> [Task brief] Write out only the final part of the records below. It begins with the line that contains "Write your machine" and ends with the last line.

Collected data:
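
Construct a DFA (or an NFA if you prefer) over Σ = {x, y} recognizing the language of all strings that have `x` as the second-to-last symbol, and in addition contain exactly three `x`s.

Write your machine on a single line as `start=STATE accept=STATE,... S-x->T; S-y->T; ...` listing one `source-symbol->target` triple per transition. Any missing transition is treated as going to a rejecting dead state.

start=S0; accept=S3,S6; S0-x->S1; S0-y->S0; S1-x->S2; S1-y->S1; S2-x->S3; S2-y->S4; S3-x->S5; S3-y->S6; S4-x->S7; S4-y->S4; S5-x->S5; S5-y->S5; S6-x->S5; S6-y->S5; S7-x->S5; S7-y->S6

Handle the two conditions separately and then intersect. The first has 7 states tracking the last 2 symbols read; the second has 5 states tracking the count of `x`s, saturating at 4. A product state is a pair (one from each), accepting exactly when both do. Minimizing collapses redundant product states.
8 states suffice.
        x   y  
>  S0   S1  S0 
   S1   S2  S1 
   S2   S3  S4 
 * S3   S5  S6 
   S4   S7  S4 
   S5   S5  S5 
 * S6   S5  S5 
   S7   S5  S6 
(> = start, * = accepting)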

> [Your solution]
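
Write your machine on a single line as `start=STATE accept=STATE,... S-x->T; S-y->T; ...` listing one `source-symbol->target` triple per transition. Any missing transition is treated as going to a rejecting dead state.

start=S0; accept=S3,S6; S0-x->S1; S0-y->S0; S1-x->S2; S1-y->S1; S2-x->S3; S2-y->S4; S3-x->S5; S3-y->S6; S4-x->S7; S4-y->S4; S5-x->S5; S5-y->S5; S6-x->S5; S6-y->S5; S7-x->S5; S7-y->S6

Handle the two conditions separately and then intersect. The first has 7 states tracking the last 2 symbols read; the second has 5 states tracking the count of `x`s, saturating at 4. A product state is a pair (one from each), accepting exactly when both do. Minimizing collapses redundant product states.
8 states suffice.
        x   y  
>  S0   S1  S0 
   S1   S2  S1 
   S2   S3  S4 
 * S3   S5  S6 
   S4   S7  S4 
   S5   S5  S5 
 * S6   S5  S5 
   S7   S5  S6 
(> = start, * = accepting)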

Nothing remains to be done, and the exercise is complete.